- What you have to do
In the data below, find every line with the string "parallel" and pull it out.

- Given records
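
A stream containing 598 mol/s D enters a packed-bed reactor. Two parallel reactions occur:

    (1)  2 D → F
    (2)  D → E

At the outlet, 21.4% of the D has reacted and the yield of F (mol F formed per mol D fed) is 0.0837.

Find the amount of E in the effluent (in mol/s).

27.9 mol/s

Yield of F: 1ξ₁ / 598 = 0.0837 → ξ₁ = 50.05 mol/s.
Conversion of D: 2ξ₁ + 1ξ₂ = 0.214 × 598 = 128 → ξ₂ = 27.87 mol/s.
Outlet amounts (n = n₀ + Σ ν·ξ):
  D: 598 − 2(50.05) − 1(27.87) = 470
  F: 0 + 1(50.05) = 50.05
  E: 0 + 1(27.87) = 27.87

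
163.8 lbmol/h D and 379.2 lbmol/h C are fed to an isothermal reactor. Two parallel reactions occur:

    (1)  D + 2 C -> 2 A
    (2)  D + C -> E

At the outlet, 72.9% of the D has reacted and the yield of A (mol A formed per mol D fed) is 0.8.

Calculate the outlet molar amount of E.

53.9 lbmol/h

Yield of A: 2ξ₁ / 163.8 = 0.8 → ξ₁ = 65.52 lbmol/h.
Conversion of D: 1ξ₁ + 1ξ₂ = 0.729 × 163.8 = 119.4 → ξ₂ = 53.89 lbmol/h.
Outlet amounts (n = n₀ + Σ ν·ξ):
  D: 163.8 − 1(65.52) − 1(53.89) = 44.39
  C: 379.2 − 2(65.52) − 1(53.89) = 194.3
  A: 0 + 2(65.52) = 131
  E: 0 + 1(53.89) = 53.89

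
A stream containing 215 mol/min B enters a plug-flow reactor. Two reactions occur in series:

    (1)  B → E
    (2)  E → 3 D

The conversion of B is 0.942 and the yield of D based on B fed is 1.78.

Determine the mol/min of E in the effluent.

Conversion of B: B consumed = 1ξ₁ = 0.942 × 215 → ξ₁ = 202.5 mol/min.
Yield of D: 3ξ₂ / 215 = 1.78 → ξ₂ = 127.6 mol/min.
Outlet amounts (n = n₀ + Σ ν·ξ):
  B: 215 − 1(202.5) = 12.47
  E: 0 + 1(202.5) − 1(127.6) = 74.96
  D: 0 + 3(127.6) = 382.7

75 mol/min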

- Completed exercise
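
A stream containing 598 mol/s D enters a packed-bed reactor. Two parallel reactions occur:
163.8 lbmol/h D and 379.2 lbmol/h C are fed to an isothermal reactor. Two parallel reactions occur: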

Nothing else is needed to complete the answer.